● **DIRECTIONS**: An exact copy of the lines from the one containing "contained in K." through the end of the material is all that is wanted; transcribe only those.

Start of EXERCISE MATERIALS

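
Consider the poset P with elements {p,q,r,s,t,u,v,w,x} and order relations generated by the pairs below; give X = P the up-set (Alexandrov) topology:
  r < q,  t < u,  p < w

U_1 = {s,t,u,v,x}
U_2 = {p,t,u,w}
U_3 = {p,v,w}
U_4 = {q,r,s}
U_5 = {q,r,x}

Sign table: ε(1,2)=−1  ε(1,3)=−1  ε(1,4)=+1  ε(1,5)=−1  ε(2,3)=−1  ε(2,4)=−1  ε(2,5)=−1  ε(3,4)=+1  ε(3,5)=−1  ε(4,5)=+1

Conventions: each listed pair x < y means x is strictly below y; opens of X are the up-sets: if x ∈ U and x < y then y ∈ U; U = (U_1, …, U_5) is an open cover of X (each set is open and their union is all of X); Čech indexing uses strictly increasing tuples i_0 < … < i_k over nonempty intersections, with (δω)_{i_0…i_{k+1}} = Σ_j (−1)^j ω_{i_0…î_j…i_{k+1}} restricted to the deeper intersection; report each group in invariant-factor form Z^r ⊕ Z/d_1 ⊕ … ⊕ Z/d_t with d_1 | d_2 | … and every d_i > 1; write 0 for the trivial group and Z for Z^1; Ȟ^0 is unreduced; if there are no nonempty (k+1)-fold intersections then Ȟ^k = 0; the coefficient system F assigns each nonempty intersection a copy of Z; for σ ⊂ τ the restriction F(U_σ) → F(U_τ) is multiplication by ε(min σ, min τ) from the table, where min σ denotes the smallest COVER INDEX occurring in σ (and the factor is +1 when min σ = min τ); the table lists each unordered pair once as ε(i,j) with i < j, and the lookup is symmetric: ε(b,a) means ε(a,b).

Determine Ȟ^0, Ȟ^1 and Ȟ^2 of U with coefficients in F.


Ȟ^0 = 0, Ȟ^1 = Z ⊕ Z/2, Ȟ^2 = 0

nerve simplices:
  U12={t,u} U13={v} U14={s} U15={x} U23={p,w} U45={q,r}
C dims 5,6; δ0: rk 5, SNF 1^4·2
degree 0: 5−5−0 = 0 → Ȟ^0 ≅ 0
degree 1: 6−0−5 = 1 plus torsion [2] → Ȟ^1 ≅ Z ⊕ Z/2
degree 2: 0−0−0 = 0 → Ȟ^2 ≅ 0


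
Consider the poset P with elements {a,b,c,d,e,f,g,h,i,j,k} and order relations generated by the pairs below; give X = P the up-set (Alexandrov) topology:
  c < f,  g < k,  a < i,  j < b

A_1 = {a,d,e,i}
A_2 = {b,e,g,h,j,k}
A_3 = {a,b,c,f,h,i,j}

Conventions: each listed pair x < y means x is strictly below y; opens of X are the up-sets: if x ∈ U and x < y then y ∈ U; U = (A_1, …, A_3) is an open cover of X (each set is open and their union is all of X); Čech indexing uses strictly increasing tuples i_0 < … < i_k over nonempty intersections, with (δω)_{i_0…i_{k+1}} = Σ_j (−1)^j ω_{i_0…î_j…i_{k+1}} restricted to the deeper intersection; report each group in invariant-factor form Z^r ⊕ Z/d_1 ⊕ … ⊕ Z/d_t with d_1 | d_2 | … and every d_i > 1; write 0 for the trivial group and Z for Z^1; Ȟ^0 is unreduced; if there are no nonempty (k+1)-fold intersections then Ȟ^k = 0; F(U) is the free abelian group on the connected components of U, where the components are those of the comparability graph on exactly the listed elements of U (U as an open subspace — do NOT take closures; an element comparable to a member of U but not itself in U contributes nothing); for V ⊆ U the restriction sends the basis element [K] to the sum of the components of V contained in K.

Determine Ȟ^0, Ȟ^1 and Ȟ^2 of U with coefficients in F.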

End of EXERCISE MATERIALS

● **TASK OUTPUT**:
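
Conventions: each listed pair x < y means x is strictly below y; opens of X are the up-sets: if x ∈ U and x < y then y ∈ U; U = (A_1, …, A_3) is an open cover of X (each set is open and their union is all of X); Čech indexing uses strictly increasing tuples i_0 < … < i_k over nonempty intersections, with (δω)_{i_0…i_{k+1}} = Σ_j (−1)^j ω_{i_0…î_j…i_{k+1}} restricted to the deeper intersection; report each group in invariant-factor form Z^r ⊕ Z/d_1 ⊕ … ⊕ Z/d_t with d_1 | d_2 | … and every d_i > 1; write 0 for the trivial group and Z for Z^1; Ȟ^0 is unreduced; if there are no nonempty (k+1)-fold intersections then Ȟ^k = 0; F(U) is the free abelian group on the connected components of U, where the components are those of the comparability graph on exactly the listed elements of U (U as an open subspace — do NOT take closures; an element comparable to a member of U but not itself in U contributes nothing); for V ⊆ U the restriction sends the basis element [K] to the sum of the components of V contained in K.

Determine Ȟ^0, Ȟ^1 and Ȟ^2 of U with coefficients in F.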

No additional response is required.